-- Opening Marker --
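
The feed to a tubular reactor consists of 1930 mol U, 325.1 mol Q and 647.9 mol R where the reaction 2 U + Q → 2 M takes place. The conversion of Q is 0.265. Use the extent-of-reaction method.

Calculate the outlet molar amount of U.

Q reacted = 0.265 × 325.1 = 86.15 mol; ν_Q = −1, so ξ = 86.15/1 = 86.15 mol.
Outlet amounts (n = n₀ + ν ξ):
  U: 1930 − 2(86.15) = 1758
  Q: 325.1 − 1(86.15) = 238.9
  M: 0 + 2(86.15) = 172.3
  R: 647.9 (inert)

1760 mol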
-- Closing Marker --
» **What the task requires**: Line by line, reproduce the data exactly.

» **Answer to this problem**:
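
The feed to a tubular reactor consists of 1930 mol U, 325.1 mol Q and 647.9 mol R where the reaction 2 U + Q → 2 M takes place. The conversion of Q is 0.265. Use the extent-of-reaction method.

Calculate the outlet molar amount of U.

Q reacted = 0.265 × 325.1 = 86.15 mol; ν_Q = −1, so ξ = 86.15/1 = 86.15 mol.
Outlet amounts (n = n₀ + ν ξ):
  U: 1930 − 2(86.15) = 1758
  Q: 325.1 − 1(86.15) = 238.9
  M: 0 + 2(86.15) = 172.3
  R: 647.9 (inert)

1760 mol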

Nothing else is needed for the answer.